DATA RECORDS:

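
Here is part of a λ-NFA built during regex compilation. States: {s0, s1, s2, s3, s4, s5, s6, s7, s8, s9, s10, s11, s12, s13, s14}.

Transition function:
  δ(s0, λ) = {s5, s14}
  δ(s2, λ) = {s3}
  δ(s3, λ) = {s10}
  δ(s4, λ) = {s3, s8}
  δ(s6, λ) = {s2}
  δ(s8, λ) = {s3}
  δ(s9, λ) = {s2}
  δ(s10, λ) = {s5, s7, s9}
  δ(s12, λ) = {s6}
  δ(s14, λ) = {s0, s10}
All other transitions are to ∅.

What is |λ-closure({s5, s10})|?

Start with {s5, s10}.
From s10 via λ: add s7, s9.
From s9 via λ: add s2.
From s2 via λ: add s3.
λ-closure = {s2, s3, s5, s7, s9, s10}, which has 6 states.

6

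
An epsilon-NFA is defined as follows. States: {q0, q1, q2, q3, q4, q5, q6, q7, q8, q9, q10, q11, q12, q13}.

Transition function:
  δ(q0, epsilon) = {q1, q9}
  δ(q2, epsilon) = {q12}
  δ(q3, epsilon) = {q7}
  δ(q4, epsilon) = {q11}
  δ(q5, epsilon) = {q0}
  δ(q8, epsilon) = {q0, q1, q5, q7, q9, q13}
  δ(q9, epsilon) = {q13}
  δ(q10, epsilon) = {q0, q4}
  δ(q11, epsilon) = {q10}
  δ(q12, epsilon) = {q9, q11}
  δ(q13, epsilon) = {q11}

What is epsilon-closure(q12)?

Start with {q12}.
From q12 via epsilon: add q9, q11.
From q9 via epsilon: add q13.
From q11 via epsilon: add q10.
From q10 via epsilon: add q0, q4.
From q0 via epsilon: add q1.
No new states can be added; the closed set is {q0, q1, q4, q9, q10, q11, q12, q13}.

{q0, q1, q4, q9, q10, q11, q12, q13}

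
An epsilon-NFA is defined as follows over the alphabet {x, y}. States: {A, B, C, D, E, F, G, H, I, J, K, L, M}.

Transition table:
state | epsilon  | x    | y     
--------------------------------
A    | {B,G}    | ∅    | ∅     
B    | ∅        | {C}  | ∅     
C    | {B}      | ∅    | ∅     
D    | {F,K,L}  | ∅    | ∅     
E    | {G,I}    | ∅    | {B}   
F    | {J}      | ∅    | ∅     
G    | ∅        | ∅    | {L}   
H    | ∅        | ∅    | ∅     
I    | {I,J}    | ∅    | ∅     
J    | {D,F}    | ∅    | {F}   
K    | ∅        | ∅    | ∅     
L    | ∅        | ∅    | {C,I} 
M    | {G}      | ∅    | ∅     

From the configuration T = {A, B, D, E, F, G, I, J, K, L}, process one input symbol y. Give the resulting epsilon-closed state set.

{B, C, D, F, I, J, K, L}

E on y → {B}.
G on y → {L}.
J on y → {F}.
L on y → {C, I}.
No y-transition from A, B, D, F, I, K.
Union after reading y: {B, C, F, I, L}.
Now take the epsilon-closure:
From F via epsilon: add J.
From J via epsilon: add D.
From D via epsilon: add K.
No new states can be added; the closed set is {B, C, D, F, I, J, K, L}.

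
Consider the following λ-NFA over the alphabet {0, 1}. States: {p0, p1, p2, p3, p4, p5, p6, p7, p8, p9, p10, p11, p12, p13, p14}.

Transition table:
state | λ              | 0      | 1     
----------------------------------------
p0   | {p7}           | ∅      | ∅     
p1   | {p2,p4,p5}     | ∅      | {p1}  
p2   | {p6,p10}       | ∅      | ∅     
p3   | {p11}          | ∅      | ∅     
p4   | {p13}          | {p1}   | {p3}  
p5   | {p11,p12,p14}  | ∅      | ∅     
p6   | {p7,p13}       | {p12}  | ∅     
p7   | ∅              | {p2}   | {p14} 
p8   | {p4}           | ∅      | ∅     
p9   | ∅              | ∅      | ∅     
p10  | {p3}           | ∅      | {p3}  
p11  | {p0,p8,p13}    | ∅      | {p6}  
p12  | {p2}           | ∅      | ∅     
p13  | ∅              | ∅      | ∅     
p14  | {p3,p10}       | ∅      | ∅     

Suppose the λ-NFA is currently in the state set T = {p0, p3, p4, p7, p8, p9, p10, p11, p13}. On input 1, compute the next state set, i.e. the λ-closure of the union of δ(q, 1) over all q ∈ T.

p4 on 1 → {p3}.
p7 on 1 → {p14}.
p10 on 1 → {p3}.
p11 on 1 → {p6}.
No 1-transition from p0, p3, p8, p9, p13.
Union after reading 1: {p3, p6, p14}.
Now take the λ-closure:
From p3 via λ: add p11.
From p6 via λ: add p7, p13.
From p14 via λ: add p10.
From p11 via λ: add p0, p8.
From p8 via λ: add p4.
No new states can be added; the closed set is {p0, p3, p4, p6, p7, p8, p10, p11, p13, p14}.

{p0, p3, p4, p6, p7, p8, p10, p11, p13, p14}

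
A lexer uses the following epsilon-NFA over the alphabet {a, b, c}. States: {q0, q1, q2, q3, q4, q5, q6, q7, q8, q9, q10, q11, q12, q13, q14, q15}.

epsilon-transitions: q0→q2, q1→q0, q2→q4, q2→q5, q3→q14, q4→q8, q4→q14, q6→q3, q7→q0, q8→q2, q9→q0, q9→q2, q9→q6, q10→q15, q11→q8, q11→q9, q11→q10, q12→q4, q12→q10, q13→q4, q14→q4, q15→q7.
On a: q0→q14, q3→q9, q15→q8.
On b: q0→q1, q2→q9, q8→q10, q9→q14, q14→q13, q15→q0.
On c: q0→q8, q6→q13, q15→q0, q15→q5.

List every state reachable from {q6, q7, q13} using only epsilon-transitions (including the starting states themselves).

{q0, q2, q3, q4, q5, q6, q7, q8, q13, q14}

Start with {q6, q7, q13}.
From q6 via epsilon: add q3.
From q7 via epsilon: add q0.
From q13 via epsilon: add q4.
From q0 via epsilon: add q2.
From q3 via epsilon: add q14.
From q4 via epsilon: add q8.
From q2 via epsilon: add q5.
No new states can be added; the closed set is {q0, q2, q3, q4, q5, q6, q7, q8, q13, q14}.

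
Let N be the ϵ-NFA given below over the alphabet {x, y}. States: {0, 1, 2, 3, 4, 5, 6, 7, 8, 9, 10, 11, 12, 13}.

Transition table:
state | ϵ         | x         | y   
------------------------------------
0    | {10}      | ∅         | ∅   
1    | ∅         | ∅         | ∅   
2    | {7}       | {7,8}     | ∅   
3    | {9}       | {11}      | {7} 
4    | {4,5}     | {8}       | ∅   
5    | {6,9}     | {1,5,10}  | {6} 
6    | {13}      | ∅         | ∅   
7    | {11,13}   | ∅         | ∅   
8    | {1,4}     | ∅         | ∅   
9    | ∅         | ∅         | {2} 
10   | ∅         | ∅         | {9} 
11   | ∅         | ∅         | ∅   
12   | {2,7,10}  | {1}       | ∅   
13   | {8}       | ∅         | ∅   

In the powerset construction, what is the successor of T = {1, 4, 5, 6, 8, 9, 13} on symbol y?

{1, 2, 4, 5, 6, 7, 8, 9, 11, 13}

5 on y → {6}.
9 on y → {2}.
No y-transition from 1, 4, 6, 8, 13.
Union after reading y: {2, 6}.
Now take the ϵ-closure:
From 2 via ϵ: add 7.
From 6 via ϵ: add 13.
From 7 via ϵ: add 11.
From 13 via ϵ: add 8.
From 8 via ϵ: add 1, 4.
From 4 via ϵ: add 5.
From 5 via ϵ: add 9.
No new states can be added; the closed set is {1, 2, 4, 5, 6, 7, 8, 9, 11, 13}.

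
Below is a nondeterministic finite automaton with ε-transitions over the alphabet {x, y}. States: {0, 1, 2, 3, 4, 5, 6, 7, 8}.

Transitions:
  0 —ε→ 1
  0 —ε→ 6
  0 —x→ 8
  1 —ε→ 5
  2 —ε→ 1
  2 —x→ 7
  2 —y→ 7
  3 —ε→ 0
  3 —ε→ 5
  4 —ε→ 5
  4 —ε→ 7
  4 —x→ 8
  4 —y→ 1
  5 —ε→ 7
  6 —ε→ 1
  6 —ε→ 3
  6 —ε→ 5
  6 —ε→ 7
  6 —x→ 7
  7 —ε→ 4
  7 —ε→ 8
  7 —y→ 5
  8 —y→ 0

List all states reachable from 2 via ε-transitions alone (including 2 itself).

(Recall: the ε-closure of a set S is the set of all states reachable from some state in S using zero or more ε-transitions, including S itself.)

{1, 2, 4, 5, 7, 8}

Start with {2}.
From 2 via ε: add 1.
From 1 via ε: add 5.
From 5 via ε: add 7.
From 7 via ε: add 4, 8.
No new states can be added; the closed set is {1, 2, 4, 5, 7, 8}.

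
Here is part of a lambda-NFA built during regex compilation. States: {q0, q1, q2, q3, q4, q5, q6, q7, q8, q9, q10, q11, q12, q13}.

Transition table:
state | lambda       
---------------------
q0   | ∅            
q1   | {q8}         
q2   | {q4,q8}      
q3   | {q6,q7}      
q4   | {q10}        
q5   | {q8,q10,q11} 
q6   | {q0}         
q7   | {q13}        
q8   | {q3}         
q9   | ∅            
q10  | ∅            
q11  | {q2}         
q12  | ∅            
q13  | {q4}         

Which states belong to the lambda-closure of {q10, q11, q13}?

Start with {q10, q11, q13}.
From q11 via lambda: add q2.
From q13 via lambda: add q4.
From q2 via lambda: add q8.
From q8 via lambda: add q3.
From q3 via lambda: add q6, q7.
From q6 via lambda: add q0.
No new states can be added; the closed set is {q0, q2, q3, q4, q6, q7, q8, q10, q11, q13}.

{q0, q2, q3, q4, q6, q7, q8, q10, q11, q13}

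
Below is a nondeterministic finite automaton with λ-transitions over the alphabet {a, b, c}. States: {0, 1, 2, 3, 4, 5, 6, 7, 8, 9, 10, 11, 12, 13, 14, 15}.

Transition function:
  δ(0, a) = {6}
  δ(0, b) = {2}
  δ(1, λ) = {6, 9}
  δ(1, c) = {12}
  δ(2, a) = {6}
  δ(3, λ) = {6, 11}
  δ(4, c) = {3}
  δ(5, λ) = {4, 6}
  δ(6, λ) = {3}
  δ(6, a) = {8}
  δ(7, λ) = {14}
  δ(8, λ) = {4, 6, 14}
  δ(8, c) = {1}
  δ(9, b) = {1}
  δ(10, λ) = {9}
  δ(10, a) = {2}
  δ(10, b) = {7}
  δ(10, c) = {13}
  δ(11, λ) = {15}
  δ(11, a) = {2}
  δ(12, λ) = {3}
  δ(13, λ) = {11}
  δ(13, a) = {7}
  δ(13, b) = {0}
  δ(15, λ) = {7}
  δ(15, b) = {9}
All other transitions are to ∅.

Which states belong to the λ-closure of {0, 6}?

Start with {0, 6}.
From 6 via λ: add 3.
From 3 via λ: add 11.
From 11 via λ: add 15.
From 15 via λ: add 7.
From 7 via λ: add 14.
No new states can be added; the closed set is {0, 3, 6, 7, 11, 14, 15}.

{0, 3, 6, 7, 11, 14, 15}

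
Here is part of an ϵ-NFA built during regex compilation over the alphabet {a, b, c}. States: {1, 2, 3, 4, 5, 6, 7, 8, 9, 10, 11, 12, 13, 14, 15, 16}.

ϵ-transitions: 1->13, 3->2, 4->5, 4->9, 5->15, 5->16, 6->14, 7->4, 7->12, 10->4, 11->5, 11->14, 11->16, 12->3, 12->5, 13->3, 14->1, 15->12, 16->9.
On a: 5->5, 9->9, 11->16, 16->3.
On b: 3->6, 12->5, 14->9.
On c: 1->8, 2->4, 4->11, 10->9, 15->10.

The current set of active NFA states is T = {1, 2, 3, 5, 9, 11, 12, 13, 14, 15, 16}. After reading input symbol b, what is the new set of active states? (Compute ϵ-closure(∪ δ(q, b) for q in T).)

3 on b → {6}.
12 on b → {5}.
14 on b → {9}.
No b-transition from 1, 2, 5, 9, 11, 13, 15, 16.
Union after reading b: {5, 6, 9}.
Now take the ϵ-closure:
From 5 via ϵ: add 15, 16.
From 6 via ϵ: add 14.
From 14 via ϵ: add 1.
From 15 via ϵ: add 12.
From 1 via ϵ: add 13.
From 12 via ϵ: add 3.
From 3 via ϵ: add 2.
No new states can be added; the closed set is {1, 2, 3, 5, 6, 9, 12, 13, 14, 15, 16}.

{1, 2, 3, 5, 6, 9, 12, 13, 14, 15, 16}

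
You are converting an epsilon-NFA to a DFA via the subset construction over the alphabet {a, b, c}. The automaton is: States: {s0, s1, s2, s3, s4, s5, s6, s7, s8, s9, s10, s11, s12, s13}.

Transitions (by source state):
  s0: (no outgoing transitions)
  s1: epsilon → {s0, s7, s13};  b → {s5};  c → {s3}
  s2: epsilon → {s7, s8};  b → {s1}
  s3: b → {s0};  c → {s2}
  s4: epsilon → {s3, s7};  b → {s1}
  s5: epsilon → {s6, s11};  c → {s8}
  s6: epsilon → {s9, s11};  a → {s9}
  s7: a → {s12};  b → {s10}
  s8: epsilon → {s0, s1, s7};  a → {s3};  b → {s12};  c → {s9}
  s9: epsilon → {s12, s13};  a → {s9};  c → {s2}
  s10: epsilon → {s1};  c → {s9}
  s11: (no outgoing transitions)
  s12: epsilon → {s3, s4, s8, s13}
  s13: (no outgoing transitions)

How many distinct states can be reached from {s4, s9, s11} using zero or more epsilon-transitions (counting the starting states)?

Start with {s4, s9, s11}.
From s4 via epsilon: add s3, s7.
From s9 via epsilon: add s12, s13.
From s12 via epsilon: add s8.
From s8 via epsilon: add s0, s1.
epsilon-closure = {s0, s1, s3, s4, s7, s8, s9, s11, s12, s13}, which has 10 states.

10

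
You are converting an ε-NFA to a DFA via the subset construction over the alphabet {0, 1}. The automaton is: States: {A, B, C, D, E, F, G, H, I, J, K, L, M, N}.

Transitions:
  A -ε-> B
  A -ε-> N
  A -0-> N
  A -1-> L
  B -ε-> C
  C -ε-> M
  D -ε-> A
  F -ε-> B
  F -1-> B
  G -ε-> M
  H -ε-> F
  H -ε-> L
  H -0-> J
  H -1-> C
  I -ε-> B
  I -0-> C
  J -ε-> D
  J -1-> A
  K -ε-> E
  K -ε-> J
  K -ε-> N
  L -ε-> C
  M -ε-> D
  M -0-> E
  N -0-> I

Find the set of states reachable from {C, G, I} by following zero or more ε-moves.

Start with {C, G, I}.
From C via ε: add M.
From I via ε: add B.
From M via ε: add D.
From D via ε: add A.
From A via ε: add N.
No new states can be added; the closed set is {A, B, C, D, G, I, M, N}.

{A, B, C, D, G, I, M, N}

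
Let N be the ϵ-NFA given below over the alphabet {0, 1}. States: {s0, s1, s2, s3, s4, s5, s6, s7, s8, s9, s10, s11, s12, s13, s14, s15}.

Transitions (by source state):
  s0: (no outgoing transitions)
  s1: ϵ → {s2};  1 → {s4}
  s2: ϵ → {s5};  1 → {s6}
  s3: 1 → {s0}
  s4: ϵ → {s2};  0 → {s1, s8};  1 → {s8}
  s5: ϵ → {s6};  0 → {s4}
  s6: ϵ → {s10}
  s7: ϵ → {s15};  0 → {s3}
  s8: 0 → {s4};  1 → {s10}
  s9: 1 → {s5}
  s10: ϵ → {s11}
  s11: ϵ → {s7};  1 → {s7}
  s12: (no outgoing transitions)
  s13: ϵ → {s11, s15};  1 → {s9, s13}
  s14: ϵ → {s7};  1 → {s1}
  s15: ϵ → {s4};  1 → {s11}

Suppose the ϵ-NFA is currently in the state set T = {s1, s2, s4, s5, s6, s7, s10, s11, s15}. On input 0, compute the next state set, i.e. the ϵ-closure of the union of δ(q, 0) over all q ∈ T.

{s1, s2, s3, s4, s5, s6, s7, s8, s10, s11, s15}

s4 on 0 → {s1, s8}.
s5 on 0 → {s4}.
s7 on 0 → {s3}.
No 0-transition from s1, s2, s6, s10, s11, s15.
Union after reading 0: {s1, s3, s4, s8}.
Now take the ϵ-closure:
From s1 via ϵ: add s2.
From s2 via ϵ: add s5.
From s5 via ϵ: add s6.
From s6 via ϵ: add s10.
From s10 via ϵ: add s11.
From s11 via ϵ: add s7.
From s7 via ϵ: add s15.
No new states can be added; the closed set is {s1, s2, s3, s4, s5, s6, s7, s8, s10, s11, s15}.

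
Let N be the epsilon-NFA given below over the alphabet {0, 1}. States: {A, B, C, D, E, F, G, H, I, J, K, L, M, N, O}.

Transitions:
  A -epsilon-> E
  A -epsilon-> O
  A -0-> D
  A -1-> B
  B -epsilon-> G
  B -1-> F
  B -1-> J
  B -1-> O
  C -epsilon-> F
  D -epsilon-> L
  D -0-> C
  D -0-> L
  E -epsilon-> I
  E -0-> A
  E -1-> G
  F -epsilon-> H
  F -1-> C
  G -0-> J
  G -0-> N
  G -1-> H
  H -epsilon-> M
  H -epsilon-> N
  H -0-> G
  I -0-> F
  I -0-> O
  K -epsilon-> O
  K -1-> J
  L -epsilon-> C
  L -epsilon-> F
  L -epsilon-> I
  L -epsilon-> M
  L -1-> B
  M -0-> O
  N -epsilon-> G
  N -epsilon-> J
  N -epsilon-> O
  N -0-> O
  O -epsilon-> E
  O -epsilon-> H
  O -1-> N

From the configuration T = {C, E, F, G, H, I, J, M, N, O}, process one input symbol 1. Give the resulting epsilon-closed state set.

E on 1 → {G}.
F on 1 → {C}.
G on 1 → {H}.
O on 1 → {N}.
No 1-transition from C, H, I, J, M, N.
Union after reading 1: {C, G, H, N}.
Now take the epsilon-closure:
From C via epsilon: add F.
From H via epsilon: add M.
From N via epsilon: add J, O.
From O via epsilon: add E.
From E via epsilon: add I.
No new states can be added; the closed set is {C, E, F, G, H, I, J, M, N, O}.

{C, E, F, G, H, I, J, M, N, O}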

AIM OF THE TASK: Which lines in the data hold the string "follows"? Copy each of them.

RESPONSE:
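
An epsilon-NFA is defined as follows. States: {q0, q1, q2, q3, q4, q5, q6, q7, q8, q9, q10, q11, q12, q13}.
An epsilon-NFA is defined as follows over the alphabet {x, y}. States: {A, B, C, D, E, F, G, H, I, J, K, L, M}.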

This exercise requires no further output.